• **ASSIGNED TASK**
Give back exactly the lines of the material below, starting with the line with "3: [4, 5, 6, 7]" and going on through the line with "0 1 0 1 0 0 1 0 0".

——————

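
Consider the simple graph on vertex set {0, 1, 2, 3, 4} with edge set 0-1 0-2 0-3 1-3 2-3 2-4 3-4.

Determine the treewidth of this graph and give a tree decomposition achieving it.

Treewidth 2.
Bags: B1 = {2, 3, 4}  B2 = {0, 2, 3}  B3 = {0, 1, 3}
Tree: B1–B2, B2–B3

The largest bag has 3 vertices, giving width 2; this decomposition certifies tw(G) ≤ 2. On the other hand G contains the 3-clique {0, 1, 3}. A clique must lie in a single bag of any decomposition, so no decomposition can have width below 2. Hence tw(G) = 2 exactly.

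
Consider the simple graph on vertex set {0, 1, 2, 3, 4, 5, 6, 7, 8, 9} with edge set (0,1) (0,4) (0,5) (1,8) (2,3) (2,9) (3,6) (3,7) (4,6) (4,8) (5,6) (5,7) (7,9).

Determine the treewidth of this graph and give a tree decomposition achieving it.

Each bag holds 3 vertices, so the decomposition has width 2, which upper-bounds the treewidth. The edges 1–8–4–0–1 form a cycle, so G is not a tree and its treewidth is at least 2. Combining the bounds, tw(G) = 2.

Treewidth 2.
One optimal decomposition is:
Bags: B1 = {0, 1, 8}  B2 = {0, 4, 8}  B3 = {0, 4, 5}  B4 = {4, 5, 6}  B5 = {5, 6, 7}  B6 = {3, 6, 7}  B7 = {3, 7, 9}  B8 = {2, 3, 9}
Tree: B1–B2, B2–B3, B3–B4, B4–B5, B5–B6, B6–B7, B7–B8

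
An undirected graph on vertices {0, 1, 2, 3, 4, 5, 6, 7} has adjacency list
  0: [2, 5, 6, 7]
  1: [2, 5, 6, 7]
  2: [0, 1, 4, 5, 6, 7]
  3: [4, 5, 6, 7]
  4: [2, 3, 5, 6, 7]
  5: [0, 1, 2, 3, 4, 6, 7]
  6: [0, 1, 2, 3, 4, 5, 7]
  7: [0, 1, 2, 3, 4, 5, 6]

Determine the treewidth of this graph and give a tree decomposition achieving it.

Each bag holds 5 vertices, so the decomposition has width 4, which upper-bounds the treewidth. For the lower bound, the 5 vertices {0, 2, 5, 6, 7} are pairwise adjacent, and any tree decomposition puts a clique entirely inside one bag — forcing width ≥ 4. Therefore the treewidth is 4.

Treewidth 4.
Bags: B1 = {1, 2, 5, 6, 7}  B2 = {2, 4, 5, 6, 7}  B3 = {0, 2, 5, 6, 7}  B4 = {3, 4, 5, 6, 7}
Tree: B1–B2, B1–B3, B2–B4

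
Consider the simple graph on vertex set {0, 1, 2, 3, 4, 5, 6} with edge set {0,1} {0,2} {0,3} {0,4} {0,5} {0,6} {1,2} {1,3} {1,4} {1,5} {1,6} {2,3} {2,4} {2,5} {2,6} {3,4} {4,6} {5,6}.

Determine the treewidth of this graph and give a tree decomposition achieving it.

Treewidth 4.
Bags: B1 = {0, 1, 2, 4, 6}  B2 = {0, 1, 2, 3, 4}  B3 = {0, 1, 2, 5, 6}
Tree: B1–B2, B1–B3

The largest bag has 5 vertices, giving width 4; this decomposition certifies tw(G) ≤ 4. For the lower bound, the 5 vertices {0, 1, 2, 3, 4} are pairwise adjacent, and any tree decomposition puts a clique entirely inside one bag — forcing width ≥ 4. Combining the bounds, tw(G) = 4.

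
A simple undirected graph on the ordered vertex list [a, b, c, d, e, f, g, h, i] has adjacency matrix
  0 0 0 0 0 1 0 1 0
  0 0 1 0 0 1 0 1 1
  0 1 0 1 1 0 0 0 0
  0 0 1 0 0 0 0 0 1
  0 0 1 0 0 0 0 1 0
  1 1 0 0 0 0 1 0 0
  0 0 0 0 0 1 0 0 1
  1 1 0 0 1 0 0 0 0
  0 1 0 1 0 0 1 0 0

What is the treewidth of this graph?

3

A width-3 tree decomposition is:
Bags: B1 = {c, d, e, i}  B2 = {b, c, e, i}  B3 = {b, e, h, i}  B4 = {b, g, h, i}  B5 = {b, f, g, h}  B6 = {a, f, g, h}
Tree: B1–B2, B2–B3, B3–B4, B4–B5, B5–B6
Each bag holds 4 vertices, so the decomposition has width 3, which upper-bounds the treewidth. For the lower bound: the 4 vertex sets {c,d,e}, {i}, {b}, {a,f,g,h} are disjoint, each induces a connected subgraph, and every pair is joined by at least one edge of G. Contracting each set to a single vertex therefore yields K_{4} as a minor, and since treewidth is minor-monotone, tw(G) ≥ tw(K_{4}) = 3. The upper and lower bounds meet at 3, so that is the treewidth.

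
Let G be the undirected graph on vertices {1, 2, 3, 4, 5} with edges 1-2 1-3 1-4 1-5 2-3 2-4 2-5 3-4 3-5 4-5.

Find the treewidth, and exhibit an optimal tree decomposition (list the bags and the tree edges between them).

A single bag containing all 5 vertices is trivially a valid decomposition of width 4. For the lower bound, the 5 vertices {1, 2, 3, 4, 5} are pairwise adjacent, and any tree decomposition puts a clique entirely inside one bag — forcing width ≥ 4. Therefore the treewidth is 4.

Treewidth 4.
Bags: B1 = {1, 2, 3, 4, 5}
Tree: (single bag)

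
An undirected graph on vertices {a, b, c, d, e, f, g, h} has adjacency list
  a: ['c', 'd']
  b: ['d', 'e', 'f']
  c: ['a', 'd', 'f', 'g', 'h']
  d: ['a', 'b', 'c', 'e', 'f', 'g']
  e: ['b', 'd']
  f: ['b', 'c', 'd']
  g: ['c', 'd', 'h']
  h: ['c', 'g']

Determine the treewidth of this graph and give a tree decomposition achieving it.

Treewidth 2.
One optimal decomposition is:
Bags: B1 = {c, g, h}  B2 = {c, d, g}  B3 = {c, d, f}  B4 = {a, c, d}  B5 = {b, d, f}  B6 = {b, d, e}
Tree: B1–B2, B2–B3, B3–B4, B3–B5, B5–B6

The largest bag has 3 vertices, giving width 2; this decomposition certifies tw(G) ≤ 2. For the lower bound, the 3 vertices {b, d, e} are pairwise adjacent, and any tree decomposition puts a clique entirely inside one bag — forcing width ≥ 2. The upper and lower bounds meet at 2, so that is the treewidth.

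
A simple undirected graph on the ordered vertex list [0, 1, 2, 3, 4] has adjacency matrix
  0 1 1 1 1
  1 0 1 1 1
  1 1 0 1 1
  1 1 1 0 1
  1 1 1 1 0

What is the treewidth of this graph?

4

A width-4 tree decomposition is:
Bags: B1 = {0, 1, 2, 3, 4}
Tree: (single bag)
With just one bag of size 5, the width is 5 − 1 = 4, so tw(G) ≤ 4. For the lower bound, the 5 vertices {0, 1, 2, 3, 4} are pairwise adjacent, and any tree decomposition puts a clique entirely inside one bag — forcing width ≥ 4. The upper and lower bounds meet at 4, so that is the treewidth.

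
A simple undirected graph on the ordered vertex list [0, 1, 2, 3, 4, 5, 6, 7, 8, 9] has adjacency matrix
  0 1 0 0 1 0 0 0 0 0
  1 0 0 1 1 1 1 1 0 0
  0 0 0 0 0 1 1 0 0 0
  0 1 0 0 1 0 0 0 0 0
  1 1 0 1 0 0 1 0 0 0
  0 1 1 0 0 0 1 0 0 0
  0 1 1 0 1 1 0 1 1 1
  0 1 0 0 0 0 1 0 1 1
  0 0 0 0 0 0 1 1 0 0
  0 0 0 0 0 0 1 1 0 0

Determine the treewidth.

A width-2 tree decomposition is:
Bags: B1 = {6, 7, 9}  B2 = {1, 6, 7}  B3 = {1, 4, 6}  B4 = {1, 5, 6}  B5 = {2, 5, 6}  B6 = {1, 3, 4}  B7 = {6, 7, 8}  B8 = {0, 1, 4}
Tree: B1–B2, B2–B3, B2–B4, B4–B5, B3–B6, B1–B7, B6–B8
The largest bag has 3 vertices, giving width 2; this decomposition certifies tw(G) ≤ 2. For the lower bound, the 3 vertices {0, 1, 4} are pairwise adjacent, and any tree decomposition puts a clique entirely inside one bag — forcing width ≥ 2. Combining the bounds, tw(G) = 2.

2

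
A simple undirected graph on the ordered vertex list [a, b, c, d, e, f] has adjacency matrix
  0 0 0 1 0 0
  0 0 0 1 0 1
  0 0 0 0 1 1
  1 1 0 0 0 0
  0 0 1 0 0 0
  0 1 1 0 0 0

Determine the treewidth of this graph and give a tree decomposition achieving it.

The largest bag has 2 vertices, giving width 1; this decomposition certifies tw(G) ≤ 1. Any graph with an edge has treewidth ≥ 1, and G has the edge e–c. Combining the bounds, tw(G) = 1.

Treewidth 1.
One optimal decomposition is:
Bags: B1 = {c, e}  B2 = {c, f}  B3 = {b, f}  B4 = {b, d}  B5 = {a, d}
Tree: B1–B2, B2–B3, B3–B4, B4–B5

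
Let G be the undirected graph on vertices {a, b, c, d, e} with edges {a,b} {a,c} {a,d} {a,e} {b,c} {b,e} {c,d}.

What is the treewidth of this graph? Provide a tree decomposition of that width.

Every bag has size at most 3, so the width is 3 − 1 = 2 and tw(G) ≤ 2. Conversely, {a, b, e} is a clique of size 3, and the vertices of any clique must share a bag in every tree decomposition; so some bag has ≥ 3 vertices and tw(G) ≥ 2. Combining the bounds, tw(G) = 2.

Treewidth 2.
One optimal decomposition is:
Bags: B1 = {a, b, c}  B2 = {a, b, e}  B3 = {a, c, d}
Tree: B1–B2, B1–B3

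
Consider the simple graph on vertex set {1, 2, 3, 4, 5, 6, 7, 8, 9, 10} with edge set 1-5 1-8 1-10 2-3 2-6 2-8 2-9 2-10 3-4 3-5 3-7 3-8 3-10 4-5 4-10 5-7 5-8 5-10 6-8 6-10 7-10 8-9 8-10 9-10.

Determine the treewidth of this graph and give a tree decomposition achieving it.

The largest bag has 4 vertices, giving width 3; this decomposition certifies tw(G) ≤ 3. For the lower bound, the 4 vertices {1, 5, 8, 10} are pairwise adjacent, and any tree decomposition puts a clique entirely inside one bag — forcing width ≥ 3. Therefore the treewidth is 3.

Treewidth 3.
Bags: B1 = {2, 3, 8, 10}  B2 = {2, 8, 9, 10}  B3 = {2, 6, 8, 10}  B4 = {3, 5, 8, 10}  B5 = {3, 4, 5, 10}  B6 = {1, 5, 8, 10}  B7 = {3, 5, 7, 10}
Tree: B1–B2, B1–B3, B1–B4, B4–B5, B4–B6, B4–B7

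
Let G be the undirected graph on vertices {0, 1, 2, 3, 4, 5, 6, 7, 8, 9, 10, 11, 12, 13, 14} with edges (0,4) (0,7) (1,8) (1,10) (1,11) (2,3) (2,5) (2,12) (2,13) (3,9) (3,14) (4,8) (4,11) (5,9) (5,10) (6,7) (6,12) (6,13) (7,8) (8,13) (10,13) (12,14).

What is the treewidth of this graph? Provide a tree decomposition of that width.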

——————

• **FINISHED TASK**
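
  3: [4, 5, 6, 7]
  4: [2, 3, 5, 6, 7]
  5: [0, 1, 2, 3, 4, 6, 7]
  6: [0, 1, 2, 3, 4, 5, 7]
  7: [0, 1, 2, 3, 4, 5, 6]

Determine the treewidth of this graph and give a tree decomposition achieving it.

Each bag holds 5 vertices, so the decomposition has width 4, which upper-bounds the treewidth. For the lower bound, the 5 vertices {0, 2, 5, 6, 7} are pairwise adjacent, and any tree decomposition puts a clique entirely inside one bag — forcing width ≥ 4. Therefore the treewidth is 4.

Treewidth 4.
Bags: B1 = {1, 2, 5, 6, 7}  B2 = {2, 4, 5, 6, 7}  B3 = {0, 2, 5, 6, 7}  B4 = {3, 4, 5, 6, 7}
Tree: B1–B2, B1–B3, B2–B4

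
Consider the simple graph on vertex set {0, 1, 2, 3, 4, 5, 6} with edge set {0,1} {0,2} {0,3} {0,4} {0,5} {0,6} {1,2} {1,3} {1,4} {1,5} {1,6} {2,3} {2,4} {2,5} {2,6} {3,4} {4,6} {5,6}.

Determine the treewidth of this graph and give a tree decomposition achieving it.

Treewidth 4.
Bags: B1 = {0, 1, 2, 4, 6}  B2 = {0, 1, 2, 3, 4}  B3 = {0, 1, 2, 5, 6}
Tree: B1–B2, B1–B3

The largest bag has 5 vertices, giving width 4; this decomposition certifies tw(G) ≤ 4. For the lower bound, the 5 vertices {0, 1, 2, 3, 4} are pairwise adjacent, and any tree decomposition puts a clique entirely inside one bag — forcing width ≥ 4. Combining the bounds, tw(G) = 4.

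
A simple undirected graph on the ordered vertex list [a, b, c, d, e, f, g, h, i] has adjacency matrix
  0 0 0 0 0 1 0 1 0
  0 0 1 0 0 1 0 1 1
  0 1 0 1 1 0 0 0 0
  0 0 1 0 0 0 0 0 1
  0 0 1 0 0 0 0 1 0
  1 1 0 0 0 0 1 0 0
  0 0 0 0 0 1 0 0 1
  1 1 0 0 1 0 0 0 0
  0 1 0 1 0 0 1 0 0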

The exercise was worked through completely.